[PROBLEM TO WORK ON] Only the number is wanted: tally the lines below that contain the word "weight".

[INPUT MATERIAL]
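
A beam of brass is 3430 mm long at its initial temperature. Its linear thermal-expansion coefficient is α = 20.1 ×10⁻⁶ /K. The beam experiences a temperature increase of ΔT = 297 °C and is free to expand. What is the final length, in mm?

3450.5 mm

ΔL = α·L₀·ΔT = 20.1×10⁻⁶ × 3430 mm × 297.0 K = 20.5 mm.
L = L₀ + ΔL = 3430 + 20.5 = 3450.5 mm.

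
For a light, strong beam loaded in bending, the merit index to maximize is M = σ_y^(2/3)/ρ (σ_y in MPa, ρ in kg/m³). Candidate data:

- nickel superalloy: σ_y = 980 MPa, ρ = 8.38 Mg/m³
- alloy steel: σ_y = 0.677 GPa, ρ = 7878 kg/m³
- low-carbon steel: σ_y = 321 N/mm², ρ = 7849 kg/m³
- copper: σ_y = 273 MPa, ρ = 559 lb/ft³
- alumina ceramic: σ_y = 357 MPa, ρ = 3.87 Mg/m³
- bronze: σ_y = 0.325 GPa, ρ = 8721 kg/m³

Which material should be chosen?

Normalizing units and computing the index:
  nickel superalloy: σ_y = 980.0 MPa, ρ = 8380 kg/m³
  alloy steel: σ_y = 677.0 MPa, ρ = 7878 kg/m³
  low-carbon steel: σ_y = 321.0 MPa, ρ = 7849 kg/m³
  copper: σ_y = 273.0 MPa, ρ = 8954 kg/m³
  alumina ceramic: σ_y = 357.0 MPa, ρ = 3870 kg/m³
  bronze: σ_y = 325.0 MPa, ρ = 8721 kg/m³
  alumina ceramic: M = 13.0×10⁻³
  nickel superalloy: M = 11.8×10⁻³
  alloy steel: M = 9.79×10⁻³
  low-carbon steel: M = 5.97×10⁻³
  bronze: M = 5.42×10⁻³
  copper: M = 4.70×10⁻³
Highest index: alumina ceramic.

alumina ceramic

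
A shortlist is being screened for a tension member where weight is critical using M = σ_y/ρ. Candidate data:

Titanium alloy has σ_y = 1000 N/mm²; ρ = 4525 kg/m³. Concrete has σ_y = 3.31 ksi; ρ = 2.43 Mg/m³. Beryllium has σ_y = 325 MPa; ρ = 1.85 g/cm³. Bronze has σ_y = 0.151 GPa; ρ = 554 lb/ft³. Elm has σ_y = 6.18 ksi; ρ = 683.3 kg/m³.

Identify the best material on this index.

After converting to SI:
  titanium alloy: σ_y = 1000 MPa, ρ = 4525 kg/m³
  concrete: σ_y = 22.82 MPa, ρ = 2430 kg/m³
  beryllium: σ_y = 325.0 MPa, ρ = 1850 kg/m³
  bronze: σ_y = 151.0 MPa, ρ = 8874 kg/m³
  elm: σ_y = 42.61 MPa, ρ = 683.3 kg/m³
  titanium alloy: M = 221 kN·m/kg
  beryllium: M = 176 kN·m/kg
  elm: M = 62.4 kN·m/kg
  bronze: M = 17.0 kN·m/kg
  concrete: M = 9.39 kN·m/kg
Highest index: titanium alloy.

titanium alloy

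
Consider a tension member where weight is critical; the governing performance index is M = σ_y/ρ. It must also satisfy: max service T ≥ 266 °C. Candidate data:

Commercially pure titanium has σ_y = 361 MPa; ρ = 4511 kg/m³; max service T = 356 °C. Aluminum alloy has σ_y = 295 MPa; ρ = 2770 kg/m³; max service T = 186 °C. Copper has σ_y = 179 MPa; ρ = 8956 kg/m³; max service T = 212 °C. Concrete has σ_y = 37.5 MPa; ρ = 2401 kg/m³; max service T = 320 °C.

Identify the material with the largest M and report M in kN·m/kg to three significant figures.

Screen on constraints: max service T ≥ 266 °C. Survivors: commercially pure titanium, concrete.
Computing M directly (units already consistent):
  commercially pure titanium: M = 80.0 kN·m/kg
  concrete: M = 15.6 kN·m/kg
The maximum is for commercially pure titanium.

commercially pure titanium, M = 80.0 kN·m/kg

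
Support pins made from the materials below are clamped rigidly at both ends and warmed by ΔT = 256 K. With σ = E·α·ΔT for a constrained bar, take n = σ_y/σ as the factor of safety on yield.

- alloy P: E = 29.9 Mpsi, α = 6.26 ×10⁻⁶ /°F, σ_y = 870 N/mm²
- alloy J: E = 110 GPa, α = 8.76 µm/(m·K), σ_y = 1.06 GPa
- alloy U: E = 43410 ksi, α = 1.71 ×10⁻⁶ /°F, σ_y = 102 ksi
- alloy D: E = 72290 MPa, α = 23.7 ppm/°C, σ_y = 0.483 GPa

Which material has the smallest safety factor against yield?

alloy D

Per material, after unit conversion:
  alloy P: E = 206.2, α = 11.3, σ_y = 870.0 → σ = 595 MPa, n = 1.46
  alloy J: E = 110.0, α = 8.76, σ_y = 1060 → σ = 247 MPa, n = 4.30
  alloy U: E = 299.3, α = 3.08, σ_y = 703.3 → σ = 236 MPa, n = 2.98
  alloy D: E = 72.29, α = 23.7, σ_y = 483.0 → σ = 439 MPa, n = 1.10
Smallest n: alloy D with n = 1.10.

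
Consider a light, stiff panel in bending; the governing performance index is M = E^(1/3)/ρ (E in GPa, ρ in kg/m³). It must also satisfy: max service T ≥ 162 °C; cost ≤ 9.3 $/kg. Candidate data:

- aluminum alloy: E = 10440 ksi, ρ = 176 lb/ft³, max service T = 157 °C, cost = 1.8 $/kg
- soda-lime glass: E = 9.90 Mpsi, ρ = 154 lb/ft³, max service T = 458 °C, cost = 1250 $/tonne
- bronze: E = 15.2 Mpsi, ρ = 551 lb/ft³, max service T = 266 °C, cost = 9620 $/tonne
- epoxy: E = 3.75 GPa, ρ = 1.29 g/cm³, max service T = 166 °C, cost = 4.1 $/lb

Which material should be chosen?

soda-lime glass

Screen on constraints: max service T ≥ 162 °C; cost ≤ 9.3 $/kg. Survivors: soda-lime glass, epoxy.
After converting to SI:
  soda-lime glass: E = 68.26 GPa, ρ = 2467 kg/m³
  epoxy: E = 3.750 GPa, ρ = 1290 kg/m³
  soda-lime glass: M = 1.66×10⁻³
  epoxy: M = 1.20×10⁻³
Highest index: soda-lime glass.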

[SOLUTION TO THE EXERCISE] 2